Saved data entries
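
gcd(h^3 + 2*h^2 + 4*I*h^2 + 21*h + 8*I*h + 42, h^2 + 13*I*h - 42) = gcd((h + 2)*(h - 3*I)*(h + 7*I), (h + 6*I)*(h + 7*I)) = h + 7*I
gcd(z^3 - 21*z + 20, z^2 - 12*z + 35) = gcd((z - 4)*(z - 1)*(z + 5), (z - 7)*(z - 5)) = 1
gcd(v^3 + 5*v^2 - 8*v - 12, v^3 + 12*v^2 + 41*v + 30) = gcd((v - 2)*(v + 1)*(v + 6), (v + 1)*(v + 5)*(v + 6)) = v^2 + 7*v + 6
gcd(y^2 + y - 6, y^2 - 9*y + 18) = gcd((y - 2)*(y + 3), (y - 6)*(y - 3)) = 1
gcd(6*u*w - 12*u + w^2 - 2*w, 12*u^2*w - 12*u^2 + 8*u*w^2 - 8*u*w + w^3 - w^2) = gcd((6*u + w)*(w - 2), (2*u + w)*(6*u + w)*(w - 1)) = 6*u + w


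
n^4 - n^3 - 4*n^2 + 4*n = n*(n - 2)*(n - 1)*(n + 2)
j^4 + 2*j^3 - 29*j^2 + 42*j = j*(j - 3)*(j - 2)*(j + 7)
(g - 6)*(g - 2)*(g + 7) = g^3 - g^2 - 44*g + 84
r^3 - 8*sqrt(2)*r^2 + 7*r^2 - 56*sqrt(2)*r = r*(r + 7)*(r - 8*sqrt(2))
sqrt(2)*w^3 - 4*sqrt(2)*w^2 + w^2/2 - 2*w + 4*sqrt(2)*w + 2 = (w - 2)^2*(sqrt(2)*w + 1/2)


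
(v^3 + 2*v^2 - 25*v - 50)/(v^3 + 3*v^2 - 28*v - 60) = (v + 5)/(v + 6)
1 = 1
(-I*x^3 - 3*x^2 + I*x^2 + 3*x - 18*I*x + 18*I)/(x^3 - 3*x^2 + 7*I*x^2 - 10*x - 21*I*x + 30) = (-I*x^3 + x^2*(-3 + I) + x*(3 - 18*I) + 18*I)/(x^3 + x^2*(-3 + 7*I) + x*(-10 - 21*I) + 30)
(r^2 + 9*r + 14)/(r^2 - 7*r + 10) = (r^2 + 9*r + 14)/(r^2 - 7*r + 10)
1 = 1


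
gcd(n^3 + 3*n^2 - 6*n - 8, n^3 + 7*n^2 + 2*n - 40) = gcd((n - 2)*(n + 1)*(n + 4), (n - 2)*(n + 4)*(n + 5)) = n^2 + 2*n - 8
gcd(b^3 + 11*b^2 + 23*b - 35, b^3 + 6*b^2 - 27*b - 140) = b + 7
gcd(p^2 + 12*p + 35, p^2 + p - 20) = p + 5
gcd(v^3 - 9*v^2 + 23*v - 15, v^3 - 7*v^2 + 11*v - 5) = v^2 - 6*v + 5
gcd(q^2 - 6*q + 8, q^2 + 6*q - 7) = 1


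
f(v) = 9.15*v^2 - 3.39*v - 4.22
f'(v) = 18.3*v - 3.39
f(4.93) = 201.46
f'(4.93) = 86.83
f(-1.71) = 28.33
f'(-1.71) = -34.68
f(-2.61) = 66.96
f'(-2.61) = -51.15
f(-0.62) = 1.40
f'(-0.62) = -14.74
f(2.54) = 46.20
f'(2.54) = 43.09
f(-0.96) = 7.47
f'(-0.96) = -20.96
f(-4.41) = 188.68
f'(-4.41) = -84.09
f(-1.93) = 36.41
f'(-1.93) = -38.71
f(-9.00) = 767.44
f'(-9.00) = -168.09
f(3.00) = 67.96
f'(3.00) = 51.51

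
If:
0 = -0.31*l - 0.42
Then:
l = -1.35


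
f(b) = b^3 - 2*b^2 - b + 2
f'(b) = 3*b^2 - 4*b - 1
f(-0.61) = 1.64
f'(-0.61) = 2.56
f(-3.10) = -43.91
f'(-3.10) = 40.23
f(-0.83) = 0.88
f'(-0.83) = 4.39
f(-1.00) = 0.00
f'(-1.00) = 6.00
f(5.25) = 86.33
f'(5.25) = 60.69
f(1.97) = -0.09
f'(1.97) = 2.76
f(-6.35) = -328.34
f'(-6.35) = 145.37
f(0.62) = 0.85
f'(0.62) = -2.33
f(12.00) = 1430.00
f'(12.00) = 383.00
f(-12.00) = -2002.00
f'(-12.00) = 479.00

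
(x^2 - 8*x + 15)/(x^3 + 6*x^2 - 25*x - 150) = (x - 3)/(x^2 + 11*x + 30)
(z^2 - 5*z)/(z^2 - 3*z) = (z - 5)/(z - 3)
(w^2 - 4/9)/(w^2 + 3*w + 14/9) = (3*w - 2)/(3*w + 7)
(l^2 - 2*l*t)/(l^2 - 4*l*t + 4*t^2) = l/(l - 2*t)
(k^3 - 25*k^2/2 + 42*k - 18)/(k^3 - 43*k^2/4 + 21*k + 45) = 2*(2*k - 1)/(4*k + 5)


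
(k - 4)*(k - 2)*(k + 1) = k^3 - 5*k^2 + 2*k + 8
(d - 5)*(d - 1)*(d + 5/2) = d^3 - 7*d^2/2 - 10*d + 25/2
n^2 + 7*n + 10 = (n + 2)*(n + 5)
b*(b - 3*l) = b^2 - 3*b*l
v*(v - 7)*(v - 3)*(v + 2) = v^4 - 8*v^3 + v^2 + 42*v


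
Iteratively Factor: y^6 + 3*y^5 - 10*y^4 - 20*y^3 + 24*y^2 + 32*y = (y + 2)*(y^5 + y^4 - 12*y^3 + 4*y^2 + 16*y) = (y - 2)*(y + 2)*(y^4 + 3*y^3 - 6*y^2 - 8*y) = (y - 2)^2*(y + 2)*(y^3 + 5*y^2 + 4*y) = (y - 2)^2*(y + 2)*(y + 4)*(y^2 + y) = (y - 2)^2*(y + 1)*(y + 2)*(y + 4)*(y)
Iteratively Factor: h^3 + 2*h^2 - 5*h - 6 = (h + 1)*(h^2 + h - 6) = (h + 1)*(h + 3)*(h - 2)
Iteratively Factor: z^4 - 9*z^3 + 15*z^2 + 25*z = (z + 1)*(z^3 - 10*z^2 + 25*z) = z*(z + 1)*(z^2 - 10*z + 25) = z*(z - 5)*(z + 1)*(z - 5)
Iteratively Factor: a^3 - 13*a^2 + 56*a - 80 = (a - 5)*(a^2 - 8*a + 16) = (a - 5)*(a - 4)*(a - 4)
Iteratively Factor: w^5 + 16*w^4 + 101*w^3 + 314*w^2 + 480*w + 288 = (w + 2)*(w^4 + 14*w^3 + 73*w^2 + 168*w + 144) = (w + 2)*(w + 3)*(w^3 + 11*w^2 + 40*w + 48) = (w + 2)*(w + 3)*(w + 4)*(w^2 + 7*w + 12) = (w + 2)*(w + 3)^2*(w + 4)*(w + 4)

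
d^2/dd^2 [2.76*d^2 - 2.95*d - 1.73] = 5.52000000000000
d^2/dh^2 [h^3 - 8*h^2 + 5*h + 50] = 6*h - 16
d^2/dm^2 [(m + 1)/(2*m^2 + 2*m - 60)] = ((m + 1)*(2*m + 1)^2 - (3*m + 2)*(m^2 + m - 30))/(m^2 + m - 30)^3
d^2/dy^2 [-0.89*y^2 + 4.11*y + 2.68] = -1.78000000000000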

Task details: Figure out how many lines of the data hold "sqrt", and answer with the number only.

Exercise response: 2